Segment Start: DATA IN THIS EXERCISE

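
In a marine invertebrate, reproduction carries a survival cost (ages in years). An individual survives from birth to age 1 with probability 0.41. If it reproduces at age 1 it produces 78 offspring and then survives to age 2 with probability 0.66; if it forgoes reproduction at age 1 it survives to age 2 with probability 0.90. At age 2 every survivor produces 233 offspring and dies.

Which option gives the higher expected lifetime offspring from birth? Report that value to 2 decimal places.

breed at age 1: R₀ = 0.41 × (78 + 0.66 × 233) = 0.41 × 231.7800 = 95.0298
delay to age 2: R₀ = 0.41 × (0.90 × 233) = 0.41 × 209.7000 = 85.9770
Higher: breed at age 1 (95.0298).

95.03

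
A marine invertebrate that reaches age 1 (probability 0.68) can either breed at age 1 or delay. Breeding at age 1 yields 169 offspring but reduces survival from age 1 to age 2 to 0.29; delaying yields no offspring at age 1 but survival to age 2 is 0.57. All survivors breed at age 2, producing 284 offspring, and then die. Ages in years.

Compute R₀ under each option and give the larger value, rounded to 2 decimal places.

170.92

breed at age 1: R₀ = 0.68 × (169 + 0.29 × 284) = 0.68 × 251.3600 = 170.9248
delay to age 2: R₀ = 0.68 × (0.57 × 284) = 0.68 × 161.8800 = 110.0784
Higher: breed at age 1 (170.9248).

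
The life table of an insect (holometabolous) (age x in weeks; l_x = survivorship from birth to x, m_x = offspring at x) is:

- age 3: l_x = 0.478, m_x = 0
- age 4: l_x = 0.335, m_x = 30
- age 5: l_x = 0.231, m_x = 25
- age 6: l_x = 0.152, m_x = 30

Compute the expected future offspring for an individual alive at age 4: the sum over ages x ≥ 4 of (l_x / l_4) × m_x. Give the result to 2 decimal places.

60.85

l_4 = 0.335. Conditional survival from age 4 to x is l_x / l_4.
  x=4: (0.335/0.335) × 30 = 30.0000
  x=5: (0.231/0.335) × 25 = 17.2388
  x=6: (0.152/0.335) × 30 = 13.6119
Sum = 30.0000 + 17.2388 + 13.6119 = 60.8507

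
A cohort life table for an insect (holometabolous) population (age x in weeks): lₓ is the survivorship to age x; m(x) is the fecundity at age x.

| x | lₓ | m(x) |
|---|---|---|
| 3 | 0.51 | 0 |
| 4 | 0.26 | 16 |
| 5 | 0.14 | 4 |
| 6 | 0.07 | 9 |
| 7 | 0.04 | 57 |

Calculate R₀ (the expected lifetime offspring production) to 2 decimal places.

7.63

R₀ = Σ lₓ m(x):
  age 3: 0.51 × 0 = 0.0000
  age 4: 0.26 × 16 = 4.1600
  age 5: 0.14 × 4 = 0.5600
  age 6: 0.07 × 9 = 0.6300
  age 7: 0.04 × 57 = 2.2800
R₀ = 0.0000 + 4.1600 + 0.5600 + 0.6300 + 2.2800 = 7.6300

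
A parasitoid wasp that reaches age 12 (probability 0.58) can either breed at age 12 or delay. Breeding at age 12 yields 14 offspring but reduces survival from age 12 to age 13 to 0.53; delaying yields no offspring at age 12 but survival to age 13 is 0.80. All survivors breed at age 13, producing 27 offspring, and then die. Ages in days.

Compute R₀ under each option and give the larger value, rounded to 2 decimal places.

breed at age 12: R₀ = 0.58 × (14 + 0.53 × 27) = 0.58 × 28.3100 = 16.4198
delay to age 13: R₀ = 0.58 × (0.80 × 27) = 0.58 × 21.6000 = 12.5280
Higher: breed at age 12 (16.4198).

16.42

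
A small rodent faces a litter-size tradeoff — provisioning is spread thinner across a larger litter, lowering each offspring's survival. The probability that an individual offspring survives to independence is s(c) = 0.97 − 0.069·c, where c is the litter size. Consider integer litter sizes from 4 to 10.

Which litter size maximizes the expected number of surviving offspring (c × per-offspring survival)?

Expected surviving offspring = c × s(c):
  c=4: 4 × 0.694 = 2.776
  c=5: 5 × 0.625 = 3.125
  c=6: 6 × 0.556 = 3.336
  c=7: 7 × 0.487 = 3.409
  c=8: 8 × 0.418 = 3.344
  c=9: 9 × 0.349 = 3.141
  c=10: 10 × 0.280 = 2.800
Maximum at c = 7 (3.409 surviving offspring).

7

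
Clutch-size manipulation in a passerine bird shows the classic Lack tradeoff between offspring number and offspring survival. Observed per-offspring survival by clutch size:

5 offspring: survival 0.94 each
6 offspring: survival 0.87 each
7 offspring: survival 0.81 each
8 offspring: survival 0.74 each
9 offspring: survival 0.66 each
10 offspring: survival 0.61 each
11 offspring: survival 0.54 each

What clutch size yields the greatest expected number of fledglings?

10

Expected fledglings = c × s(c):
  c=5: 5 × 0.94 = 4.700
  c=6: 6 × 0.87 = 5.220
  c=7: 7 × 0.81 = 5.670
  c=8: 8 × 0.74 = 5.920
  c=9: 9 × 0.66 = 5.940
  c=10: 10 × 0.61 = 6.100
  c=11: 11 × 0.54 = 5.940
Maximum at c = 10 (6.100 fledglings).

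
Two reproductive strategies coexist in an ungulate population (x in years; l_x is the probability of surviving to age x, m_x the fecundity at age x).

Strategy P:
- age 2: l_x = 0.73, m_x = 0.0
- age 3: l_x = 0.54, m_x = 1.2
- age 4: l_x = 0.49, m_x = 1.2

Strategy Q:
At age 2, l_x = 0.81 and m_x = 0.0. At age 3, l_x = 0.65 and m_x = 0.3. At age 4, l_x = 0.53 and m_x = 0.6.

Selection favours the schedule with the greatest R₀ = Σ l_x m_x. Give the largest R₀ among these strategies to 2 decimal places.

1.24

Strategy P: R₀ = 0.73×0.0 + 0.54×1.2 + 0.49×1.2 = 1.2360
Strategy Q: R₀ = 0.81×0.0 + 0.65×0.3 + 0.53×0.6 = 0.5130
Highest R₀: strategy P with 1.2360.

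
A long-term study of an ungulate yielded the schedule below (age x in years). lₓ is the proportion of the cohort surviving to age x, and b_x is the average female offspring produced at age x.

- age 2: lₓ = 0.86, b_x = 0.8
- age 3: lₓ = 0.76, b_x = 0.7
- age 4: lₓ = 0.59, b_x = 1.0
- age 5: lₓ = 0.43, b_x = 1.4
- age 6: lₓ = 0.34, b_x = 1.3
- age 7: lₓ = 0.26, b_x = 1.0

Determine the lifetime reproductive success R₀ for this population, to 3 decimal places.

R₀ = Σ lₓ b_x:
  age 2: 0.86 × 0.8 = 0.6880
  age 3: 0.76 × 0.7 = 0.5320
  age 4: 0.59 × 1.0 = 0.5900
  age 5: 0.43 × 1.4 = 0.6020
  age 6: 0.34 × 1.3 = 0.4420
  age 7: 0.26 × 1.0 = 0.2600
R₀ = 0.6880 + 0.5320 + 0.5900 + 0.6020 + 0.4420 + 0.2600 = 3.1140

3.114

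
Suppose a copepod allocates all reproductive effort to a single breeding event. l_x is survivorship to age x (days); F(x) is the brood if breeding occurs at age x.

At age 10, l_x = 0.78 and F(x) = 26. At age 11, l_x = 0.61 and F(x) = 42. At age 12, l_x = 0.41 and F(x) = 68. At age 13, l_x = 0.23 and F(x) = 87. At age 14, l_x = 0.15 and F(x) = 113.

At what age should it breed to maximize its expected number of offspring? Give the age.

Expected offspring if breeding at age x = l_x × F(x):
  age 10: 0.78 × 26 = 20.280
  age 11: 0.61 × 42 = 25.620
  age 12: 0.41 × 68 = 27.880
  age 13: 0.23 × 87 = 20.010
  age 14: 0.15 × 113 = 16.950
Maximum at age 12 (27.880).

12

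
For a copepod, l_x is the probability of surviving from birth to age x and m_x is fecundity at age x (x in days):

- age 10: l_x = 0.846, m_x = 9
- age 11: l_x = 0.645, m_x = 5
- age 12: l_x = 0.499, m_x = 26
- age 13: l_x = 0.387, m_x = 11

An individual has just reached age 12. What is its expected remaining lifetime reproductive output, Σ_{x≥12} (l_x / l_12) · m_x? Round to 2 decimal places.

34.53

l_12 = 0.499. Conditional survival from age 12 to x is l_x / l_12.
  x=12: (0.499/0.499) × 26 = 26.0000
  x=13: (0.387/0.499) × 11 = 8.5311
Sum = 26.0000 + 8.5311 = 34.5311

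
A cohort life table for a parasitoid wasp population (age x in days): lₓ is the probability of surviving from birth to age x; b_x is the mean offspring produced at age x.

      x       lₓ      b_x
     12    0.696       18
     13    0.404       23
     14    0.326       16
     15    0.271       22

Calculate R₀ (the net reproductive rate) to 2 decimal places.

33.00

R₀ = Σ lₓ b_x:
  age 12: 0.696 × 18 = 12.5280
  age 13: 0.404 × 23 = 9.2920
  age 14: 0.326 × 16 = 5.2160
  age 15: 0.271 × 22 = 5.9620
R₀ = 12.5280 + 9.2920 + 5.2160 + 5.9620 = 32.9980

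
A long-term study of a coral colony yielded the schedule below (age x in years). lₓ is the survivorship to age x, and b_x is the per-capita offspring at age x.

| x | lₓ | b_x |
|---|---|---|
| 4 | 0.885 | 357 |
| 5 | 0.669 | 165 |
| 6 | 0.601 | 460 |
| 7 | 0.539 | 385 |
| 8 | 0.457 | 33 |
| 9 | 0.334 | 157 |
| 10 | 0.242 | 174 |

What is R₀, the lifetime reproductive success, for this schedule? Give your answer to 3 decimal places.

R₀ = Σ lₓ b_x:
  age 4: 0.885 × 357 = 315.9450
  age 5: 0.669 × 165 = 110.3850
  age 6: 0.601 × 460 = 276.4600
  age 7: 0.539 × 385 = 207.5150
  age 8: 0.457 × 33 = 15.0810
  age 9: 0.334 × 157 = 52.4380
  age 10: 0.242 × 174 = 42.1080
R₀ = 315.9450 + 110.3850 + 276.4600 + 207.5150 + 15.0810 + 52.4380 + 42.1080 = 1019.9320

1019.932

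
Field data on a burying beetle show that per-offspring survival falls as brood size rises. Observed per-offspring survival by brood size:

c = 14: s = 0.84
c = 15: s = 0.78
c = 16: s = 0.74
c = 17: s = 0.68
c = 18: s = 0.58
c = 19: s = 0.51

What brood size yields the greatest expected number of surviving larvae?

16

Expected surviving larvae = c × s(c):
  c=14: 14 × 0.84 = 11.760
  c=15: 15 × 0.78 = 11.700
  c=16: 16 × 0.74 = 11.840
  c=17: 17 × 0.68 = 11.560
  c=18: 18 × 0.58 = 10.440
  c=19: 19 × 0.51 = 9.690
Maximum at c = 16 (11.840 surviving larvae).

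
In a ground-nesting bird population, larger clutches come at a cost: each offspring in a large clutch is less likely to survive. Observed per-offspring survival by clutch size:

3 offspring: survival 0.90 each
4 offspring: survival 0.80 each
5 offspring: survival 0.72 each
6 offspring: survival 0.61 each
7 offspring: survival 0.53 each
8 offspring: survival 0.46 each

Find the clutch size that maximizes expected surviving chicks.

7

Expected surviving chicks = c × s(c):
  c=3: 3 × 0.90 = 2.700
  c=4: 4 × 0.80 = 3.200
  c=5: 5 × 0.72 = 3.600
  c=6: 6 × 0.61 = 3.660
  c=7: 7 × 0.53 = 3.710
  c=8: 8 × 0.46 = 3.680
Maximum at c = 7 (3.710 surviving chicks).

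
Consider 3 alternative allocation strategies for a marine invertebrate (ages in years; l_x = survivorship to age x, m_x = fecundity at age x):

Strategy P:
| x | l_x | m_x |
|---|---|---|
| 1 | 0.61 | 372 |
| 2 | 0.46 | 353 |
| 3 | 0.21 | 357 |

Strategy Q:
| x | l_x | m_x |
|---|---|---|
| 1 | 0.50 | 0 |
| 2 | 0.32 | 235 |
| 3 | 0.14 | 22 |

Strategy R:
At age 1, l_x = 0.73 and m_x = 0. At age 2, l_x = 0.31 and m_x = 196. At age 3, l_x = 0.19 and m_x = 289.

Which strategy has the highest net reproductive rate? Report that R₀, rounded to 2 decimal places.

Strategy P: R₀ = 0.61×372 + 0.46×353 + 0.21×357 = 464.2700
Strategy Q: R₀ = 0.50×0 + 0.32×235 + 0.14×22 = 78.2800
Strategy R: R₀ = 0.73×0 + 0.31×196 + 0.19×289 = 115.6700
Highest R₀: strategy P with 464.2700.

464.27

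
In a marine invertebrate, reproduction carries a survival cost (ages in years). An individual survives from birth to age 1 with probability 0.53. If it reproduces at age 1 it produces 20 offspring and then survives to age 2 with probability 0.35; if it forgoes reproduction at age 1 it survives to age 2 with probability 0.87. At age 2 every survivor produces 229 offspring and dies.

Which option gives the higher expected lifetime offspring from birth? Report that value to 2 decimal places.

105.59

breed at age 1: R₀ = 0.53 × (20 + 0.35 × 229) = 0.53 × 100.1500 = 53.0795
delay to age 2: R₀ = 0.53 × (0.87 × 229) = 0.53 × 199.2300 = 105.5919
Higher: delay to age 2 (105.5919).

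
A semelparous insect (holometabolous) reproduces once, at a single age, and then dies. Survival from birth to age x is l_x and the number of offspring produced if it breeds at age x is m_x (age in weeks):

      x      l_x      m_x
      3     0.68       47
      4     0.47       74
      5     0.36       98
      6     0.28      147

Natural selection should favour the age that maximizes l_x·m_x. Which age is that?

6

Expected offspring if breeding at age x = l_x × m_x:
  age 3: 0.68 × 47 = 31.960
  age 4: 0.47 × 74 = 34.780
  age 5: 0.36 × 98 = 35.280
  age 6: 0.28 × 147 = 41.160
Maximum at age 6 (41.160).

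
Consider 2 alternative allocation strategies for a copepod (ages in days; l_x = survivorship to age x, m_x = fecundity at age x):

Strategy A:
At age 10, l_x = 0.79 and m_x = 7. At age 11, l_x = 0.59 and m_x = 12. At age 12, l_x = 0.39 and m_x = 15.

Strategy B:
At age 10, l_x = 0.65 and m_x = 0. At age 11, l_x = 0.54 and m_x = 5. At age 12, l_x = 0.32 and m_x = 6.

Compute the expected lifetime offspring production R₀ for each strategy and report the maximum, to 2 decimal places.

Strategy A: R₀ = 0.79×7 + 0.59×12 + 0.39×15 = 18.4600
Strategy B: R₀ = 0.65×0 + 0.54×5 + 0.32×6 = 4.6200
Highest R₀: strategy A with 18.4600.

18.46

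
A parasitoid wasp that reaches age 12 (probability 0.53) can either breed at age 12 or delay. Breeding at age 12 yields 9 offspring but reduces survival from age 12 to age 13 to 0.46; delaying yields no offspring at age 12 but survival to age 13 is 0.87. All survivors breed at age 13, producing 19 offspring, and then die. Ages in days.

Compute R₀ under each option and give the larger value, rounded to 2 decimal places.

9.40

breed at age 12: R₀ = 0.53 × (9 + 0.46 × 19) = 0.53 × 17.7400 = 9.4022
delay to age 13: R₀ = 0.53 × (0.87 × 19) = 0.53 × 16.5300 = 8.7609
Higher: breed at age 12 (9.4022).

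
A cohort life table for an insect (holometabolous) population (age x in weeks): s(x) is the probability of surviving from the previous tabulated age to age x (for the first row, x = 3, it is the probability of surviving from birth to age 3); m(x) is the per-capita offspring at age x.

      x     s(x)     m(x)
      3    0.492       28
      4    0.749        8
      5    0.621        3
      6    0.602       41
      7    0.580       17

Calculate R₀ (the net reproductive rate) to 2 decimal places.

24.42

Survivorship from birth: l_x = s_3·s_4·…·s_x.
  l_3 = 0.49200
  l_4 = 0.36851
  l_5 = 0.22884
  l_6 = 0.13776
  l_7 = 0.07990
R₀ = Σ l_x m(x):
  age 3: 0.49200 × 28 = 13.7760
  age 4: 0.36851 × 8 = 2.9481
  age 5: 0.22884 × 3 = 0.6865
  age 6: 0.13776 × 41 = 5.6482
  age 7: 0.07990 × 17 = 1.3583
R₀ = 13.7760 + 2.9481 + 0.6865 + 5.6482 + 1.3583 = 24.4171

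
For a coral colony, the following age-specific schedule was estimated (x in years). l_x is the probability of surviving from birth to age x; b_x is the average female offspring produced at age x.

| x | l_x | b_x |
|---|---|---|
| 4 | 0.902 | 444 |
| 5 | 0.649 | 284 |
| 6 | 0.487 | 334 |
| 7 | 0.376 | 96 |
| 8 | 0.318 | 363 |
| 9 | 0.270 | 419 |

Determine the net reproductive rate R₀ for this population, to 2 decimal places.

R₀ = Σ l_x b_x:
  age 4: 0.902 × 444 = 400.4880
  age 5: 0.649 × 284 = 184.3160
  age 6: 0.487 × 334 = 162.6580
  age 7: 0.376 × 96 = 36.0960
  age 8: 0.318 × 363 = 115.4340
  age 9: 0.270 × 419 = 113.1300
R₀ = 400.4880 + 184.3160 + 162.6580 + 36.0960 + 115.4340 + 113.1300 = 1012.1220

1012.12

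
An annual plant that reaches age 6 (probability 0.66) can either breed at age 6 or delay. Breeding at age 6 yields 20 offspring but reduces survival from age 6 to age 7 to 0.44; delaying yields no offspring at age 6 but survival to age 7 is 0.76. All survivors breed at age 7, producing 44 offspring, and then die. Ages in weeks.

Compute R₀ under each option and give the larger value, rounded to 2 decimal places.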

Segment End: DATA IN THIS EXERCISE

(WORK ORDER) Look above for the line with "- age 3: lₓ = 0.76, b_x = 0.7"; retype exactly that line, every line after it up to the line with "At age 10, l_x = 0.78", and that line too, nothing else.

(ANSWER TO THE PROBLEM)
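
- age 3: lₓ = 0.76, b_x = 0.7
- age 4: lₓ = 0.59, b_x = 1.0
- age 5: lₓ = 0.43, b_x = 1.4
- age 6: lₓ = 0.34, b_x = 1.3
- age 7: lₓ = 0.26, b_x = 1.0

Determine the lifetime reproductive success R₀ for this population, to 3 decimal places.

R₀ = Σ lₓ b_x:
  age 2: 0.86 × 0.8 = 0.6880
  age 3: 0.76 × 0.7 = 0.5320
  age 4: 0.59 × 1.0 = 0.5900
  age 5: 0.43 × 1.4 = 0.6020
  age 6: 0.34 × 1.3 = 0.4420
  age 7: 0.26 × 1.0 = 0.2600
R₀ = 0.6880 + 0.5320 + 0.5900 + 0.6020 + 0.4420 + 0.2600 = 3.1140

3.114

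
Suppose a copepod allocates all reproductive effort to a single breeding event. l_x is survivorship to age x (days); F(x) is the brood if breeding occurs at age x.

At age 10, l_x = 0.78 and F(x) = 26. At age 11, l_x = 0.61 and F(x) = 42. At age 12, l_x = 0.41 and F(x) = 68. At age 13, l_x = 0.23 and F(x) = 87. At age 14, l_x = 0.15 and F(x) = 113.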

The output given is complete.